* Your objective *
Only the lines that hold "address" should be in the answer, each copied from the data below.

[Task input]

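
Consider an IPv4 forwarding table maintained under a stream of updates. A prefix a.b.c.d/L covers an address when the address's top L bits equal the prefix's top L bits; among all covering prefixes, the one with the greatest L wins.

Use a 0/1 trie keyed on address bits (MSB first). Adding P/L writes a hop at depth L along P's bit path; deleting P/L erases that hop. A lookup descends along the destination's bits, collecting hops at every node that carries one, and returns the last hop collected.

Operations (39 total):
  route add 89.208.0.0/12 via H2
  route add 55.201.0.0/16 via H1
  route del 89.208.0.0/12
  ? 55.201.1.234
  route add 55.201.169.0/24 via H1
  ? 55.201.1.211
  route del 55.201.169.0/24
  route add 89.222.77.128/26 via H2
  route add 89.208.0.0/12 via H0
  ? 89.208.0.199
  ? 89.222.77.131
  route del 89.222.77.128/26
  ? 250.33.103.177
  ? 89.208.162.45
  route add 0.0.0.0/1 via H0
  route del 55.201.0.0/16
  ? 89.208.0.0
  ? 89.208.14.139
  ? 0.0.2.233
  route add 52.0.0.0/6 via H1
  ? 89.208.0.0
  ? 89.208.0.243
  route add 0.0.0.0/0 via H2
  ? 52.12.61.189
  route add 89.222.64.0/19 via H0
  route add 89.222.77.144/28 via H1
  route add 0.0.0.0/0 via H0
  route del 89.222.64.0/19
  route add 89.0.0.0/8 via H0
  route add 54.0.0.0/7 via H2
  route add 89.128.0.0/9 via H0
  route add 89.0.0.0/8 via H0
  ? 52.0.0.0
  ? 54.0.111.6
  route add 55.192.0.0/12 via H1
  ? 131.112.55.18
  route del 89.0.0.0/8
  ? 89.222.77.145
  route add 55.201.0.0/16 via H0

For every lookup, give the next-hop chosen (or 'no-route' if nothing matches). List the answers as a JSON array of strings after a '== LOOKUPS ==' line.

Trace:
  add 89.208.0.0/12 -> H2 at depth 12
  add 55.201.0.0/16 -> H1 at depth 16
  del 89.208.0.0/12 (clear depth 12)
  Q 55.201.1.234: descend 0011011111001001 ; hops seen [H1] ; pick H1
  add 55.201.169.0/24 -> H1 at depth 24
  Q 55.201.1.211: descend 0011011111001001 ; hops seen [H1] ; pick H1
  del 55.201.169.0/24 (clear depth 24)
  add 89.222.77.128/26 -> H2 at depth 26
  add 89.208.0.0/12 -> H0 at depth 12
  Q 89.208.0.199: descend 010110011101 ; hops seen [H0] ; pick H0
  Q 89.222.77.131: descend 01011001110111100100110110 ; hops seen [H0,H2] ; pick H2
  del 89.222.77.128/26 (clear depth 26)
  Q 250.33.103.177: descend ε ; hops seen [∅] ; pick no-route
  Q 89.208.162.45: descend 010110011101 ; hops seen [H0] ; pick H0
  add 0.0.0.0/1 -> H0 at depth 1
  del 55.201.0.0/16 (clear depth 16)
  Q 89.208.0.0: descend 010110011101 ; hops seen [H0,H0] ; pick H0
  Q 89.208.14.139: descend 010110011101 ; hops seen [H0,H0] ; pick H0
  Q 0.0.2.233: descend 00 ; hops seen [H0] ; pick H0
  add 52.0.0.0/6 -> H1 at depth 6
  Q 89.208.0.0: descend 010110011101 ; hops seen [H0,H0] ; pick H0
  Q 89.208.0.243: descend 010110011101 ; hops seen [H0,H0] ; pick H0
  add 0.0.0.0/0 -> H2 at depth 0
  Q 52.12.61.189: descend 001101 ; hops seen [H2,H0,H1] ; pick H1
  add 89.222.64.0/19 -> H0 at depth 19
  add 89.222.77.144/28 -> H1 at depth 28
  add 0.0.0.0/0 -> H0 at depth 0
  del 89.222.64.0/19 (clear depth 19)
  add 89.0.0.0/8 -> H0 at depth 8
  add 54.0.0.0/7 -> H2 at depth 7
  add 89.128.0.0/9 -> H0 at depth 9
  add 89.0.0.0/8 -> H0 at depth 8
  Q 52.0.0.0: descend 001101 ; hops seen [H0,H0,H1] ; pick H1
  Q 54.0.111.6: descend 0011011 ; hops seen [H0,H0,H1,H2] ; pick H2
  add 55.192.0.0/12 -> H1 at depth 12
  Q 131.112.55.18: descend ε ; hops seen [H0] ; pick H0
  del 89.0.0.0/8 (clear depth 8)
  Q 89.222.77.145: descend 0101100111011110010011011001 ; hops seen [H0,H0,H0,H0,H1] ; pick H1
  add 55.201.0.0/16 -> H0 at depth 16

== LOOKUPS ==
["H1","H1","H0","H2","no-route","H0","H0","H0","H0","H0","H0","H1","H1","H2","H0","H1"]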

[/Task input]

* Response for this exercise *
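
Consider an IPv4 forwarding table maintained under a stream of updates. A prefix a.b.c.d/L covers an address when the address's top L bits equal the prefix's top L bits; among all covering prefixes, the one with the greatest L wins.
Use a 0/1 trie keyed on address bits (MSB first). Adding P/L writes a hop at depth L along P's bit path; deleting P/L erases that hop. A lookup descends along the destination's bits, collecting hops at every node that carries one, and returns the last hop collected.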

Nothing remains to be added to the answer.